━━━━━ Extracted records ━━━━━
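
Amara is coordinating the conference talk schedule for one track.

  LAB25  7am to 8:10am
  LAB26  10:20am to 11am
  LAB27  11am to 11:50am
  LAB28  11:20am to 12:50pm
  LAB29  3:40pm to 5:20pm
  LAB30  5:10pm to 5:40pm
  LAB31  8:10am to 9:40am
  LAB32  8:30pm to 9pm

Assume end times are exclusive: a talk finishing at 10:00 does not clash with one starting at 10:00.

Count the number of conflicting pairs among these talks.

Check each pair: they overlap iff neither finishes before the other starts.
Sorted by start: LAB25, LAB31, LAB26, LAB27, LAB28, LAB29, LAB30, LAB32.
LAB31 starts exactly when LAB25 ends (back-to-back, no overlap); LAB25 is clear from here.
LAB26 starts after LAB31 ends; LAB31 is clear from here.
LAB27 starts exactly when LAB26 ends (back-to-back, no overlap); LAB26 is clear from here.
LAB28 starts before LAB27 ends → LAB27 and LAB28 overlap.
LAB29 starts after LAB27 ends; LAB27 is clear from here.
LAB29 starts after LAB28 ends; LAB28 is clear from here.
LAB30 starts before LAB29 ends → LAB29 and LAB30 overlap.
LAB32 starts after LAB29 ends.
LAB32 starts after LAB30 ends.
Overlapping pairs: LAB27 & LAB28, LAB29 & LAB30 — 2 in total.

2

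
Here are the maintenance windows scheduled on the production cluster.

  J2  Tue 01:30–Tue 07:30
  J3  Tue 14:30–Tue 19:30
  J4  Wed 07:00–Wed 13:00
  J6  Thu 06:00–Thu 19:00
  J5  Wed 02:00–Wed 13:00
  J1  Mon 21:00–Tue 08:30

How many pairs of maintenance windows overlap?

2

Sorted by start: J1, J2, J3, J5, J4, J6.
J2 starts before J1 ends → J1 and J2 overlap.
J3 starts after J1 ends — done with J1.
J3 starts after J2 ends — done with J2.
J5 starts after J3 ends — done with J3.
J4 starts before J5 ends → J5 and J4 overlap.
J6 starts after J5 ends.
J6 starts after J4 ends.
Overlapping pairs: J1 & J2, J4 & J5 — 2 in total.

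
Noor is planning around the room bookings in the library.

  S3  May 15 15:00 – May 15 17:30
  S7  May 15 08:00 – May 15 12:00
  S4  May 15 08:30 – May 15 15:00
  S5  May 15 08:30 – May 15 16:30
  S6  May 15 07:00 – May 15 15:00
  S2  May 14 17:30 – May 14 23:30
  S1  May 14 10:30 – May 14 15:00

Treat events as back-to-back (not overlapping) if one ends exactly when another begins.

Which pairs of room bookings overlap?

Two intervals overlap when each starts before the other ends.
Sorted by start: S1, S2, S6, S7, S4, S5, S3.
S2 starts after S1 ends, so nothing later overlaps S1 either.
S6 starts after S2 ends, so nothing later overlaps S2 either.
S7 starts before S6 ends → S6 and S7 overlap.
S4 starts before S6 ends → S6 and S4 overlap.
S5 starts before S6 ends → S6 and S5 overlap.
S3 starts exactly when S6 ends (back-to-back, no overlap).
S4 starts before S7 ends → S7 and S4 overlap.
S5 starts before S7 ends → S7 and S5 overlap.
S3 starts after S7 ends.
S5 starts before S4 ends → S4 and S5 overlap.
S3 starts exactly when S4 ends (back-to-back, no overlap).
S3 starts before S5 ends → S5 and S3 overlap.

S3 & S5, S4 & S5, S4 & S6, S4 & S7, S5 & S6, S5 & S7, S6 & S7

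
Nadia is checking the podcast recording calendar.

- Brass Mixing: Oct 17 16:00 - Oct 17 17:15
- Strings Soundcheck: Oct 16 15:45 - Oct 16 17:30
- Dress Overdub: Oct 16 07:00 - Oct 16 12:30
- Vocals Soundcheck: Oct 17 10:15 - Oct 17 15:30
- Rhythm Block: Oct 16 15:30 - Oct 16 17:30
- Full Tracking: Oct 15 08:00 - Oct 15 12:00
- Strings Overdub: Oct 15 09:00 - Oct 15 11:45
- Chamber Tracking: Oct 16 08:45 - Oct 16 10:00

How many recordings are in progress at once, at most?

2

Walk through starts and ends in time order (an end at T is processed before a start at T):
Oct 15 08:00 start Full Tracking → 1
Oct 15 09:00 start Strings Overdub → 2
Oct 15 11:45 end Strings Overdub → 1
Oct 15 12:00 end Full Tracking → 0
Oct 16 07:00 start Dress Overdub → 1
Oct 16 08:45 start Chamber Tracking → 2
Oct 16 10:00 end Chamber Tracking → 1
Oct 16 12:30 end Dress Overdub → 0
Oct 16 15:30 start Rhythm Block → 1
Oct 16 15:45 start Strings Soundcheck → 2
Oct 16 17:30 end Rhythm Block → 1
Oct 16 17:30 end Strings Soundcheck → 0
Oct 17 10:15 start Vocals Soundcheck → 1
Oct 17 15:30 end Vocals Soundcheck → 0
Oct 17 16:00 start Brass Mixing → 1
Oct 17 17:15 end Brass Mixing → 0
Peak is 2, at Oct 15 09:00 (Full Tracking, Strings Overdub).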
━━━━━
Task description>
Please retype exactly the line containing "- Strings Soundcheck: Oct" and each line after it to the end of the records, and nothing more.

Answer space>
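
- Strings Soundcheck: Oct 16 15:45 - Oct 16 17:30
- Dress Overdub: Oct 16 07:00 - Oct 16 12:30
- Vocals Soundcheck: Oct 17 10:15 - Oct 17 15:30
- Rhythm Block: Oct 16 15:30 - Oct 16 17:30
- Full Tracking: Oct 15 08:00 - Oct 15 12:00
- Strings Overdub: Oct 15 09:00 - Oct 15 11:45
- Chamber Tracking: Oct 16 08:45 - Oct 16 10:00

How many recordings are in progress at once, at most?

2

Walk through starts and ends in time order (an end at T is processed before a start at T):
Oct 15 08:00 start Full Tracking → 1
Oct 15 09:00 start Strings Overdub → 2
Oct 15 11:45 end Strings Overdub → 1
Oct 15 12:00 end Full Tracking → 0
Oct 16 07:00 start Dress Overdub → 1
Oct 16 08:45 start Chamber Tracking → 2
Oct 16 10:00 end Chamber Tracking → 1
Oct 16 12:30 end Dress Overdub → 0
Oct 16 15:30 start Rhythm Block → 1
Oct 16 15:45 start Strings Soundcheck → 2
Oct 16 17:30 end Rhythm Block → 1
Oct 16 17:30 end Strings Soundcheck → 0
Oct 17 10:15 start Vocals Soundcheck → 1
Oct 17 15:30 end Vocals Soundcheck → 0
Oct 17 16:00 start Brass Mixing → 1
Oct 17 17:15 end Brass Mixing → 0
Peak is 2, at Oct 15 09:00 (Full Tracking, Strings Overdub).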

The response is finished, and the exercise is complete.